### Task details
Reproduce each record below exactly as written.

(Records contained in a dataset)
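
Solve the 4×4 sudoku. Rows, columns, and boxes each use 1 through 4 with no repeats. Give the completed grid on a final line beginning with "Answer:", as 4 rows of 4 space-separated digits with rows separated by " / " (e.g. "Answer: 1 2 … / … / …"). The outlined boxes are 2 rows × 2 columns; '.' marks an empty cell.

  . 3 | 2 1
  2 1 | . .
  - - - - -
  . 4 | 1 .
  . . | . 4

Step 1. [r4c3∈{3}] only 3 remains possible at r4c3. So r4c3=3.
Step 2. [r4c2∈{2}] nothing but 2 survives at r4c2, so r4c2=2.
Step 3. [r4c1∈{1}] r4c1 has the single candidate 1 ⇒ r4c1=1.
Step 4. [r3c4∈{2}] only 2 remains possible at r3c4, so r3c4=2.
Step 5. [r2c4∈{3}] nothing but 3 survives at r2c4, so r2c4=3.
Step 6. [r2c3∈{4}] only 4 remains possible at r2c3, so r2c3=4.
Step 7. [r3c1∈{3}] nothing but 3 survives at r3c1 ⇒ r3c1=3.
Step 8. [r1c1∈{4}] r1c1's peers cover all but 4 ⇒ r1c1=4.

Answer: 4 3 2 1 / 2 1 4 3 / 3 4 1 2 / 1 2 3 4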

### Task result
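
Solve the 4×4 sudoku. Rows, columns, and boxes each use 1 through 4 with no repeats. Give the completed grid on a final line beginning with "Answer:", as 4 rows of 4 space-separated digits with rows separated by " / " (e.g. "Answer: 1 2 … / … / …"). The outlined boxes are 2 rows × 2 columns; '.' marks an empty cell.

  . 3 | 2 1
  2 1 | . .
  - - - - -
  . 4 | 1 .
  . . | . 4

Step 1. [r4c3∈{3}] only 3 remains possible at r4c3. So r4c3=3.
Step 2. [r4c2∈{2}] nothing but 2 survives at r4c2, so r4c2=2.
Step 3. [r4c1∈{1}] r4c1 has the single candidate 1 ⇒ r4c1=1.
Step 4. [r3c4∈{2}] only 2 remains possible at r3c4, so r3c4=2.
Step 5. [r2c4∈{3}] nothing but 3 survives at r2c4, so r2c4=3.
Step 6. [r2c3∈{4}] only 4 remains possible at r2c3, so r2c3=4.
Step 7. [r3c1∈{3}] nothing but 3 survives at r3c1 ⇒ r3c1=3.
Step 8. [r1c1∈{4}] r1c1's peers cover all but 4 ⇒ r1c1=4.

Answer: 4 3 2 1 / 2 1 4 3 / 3 4 1 2 / 1 2 3 4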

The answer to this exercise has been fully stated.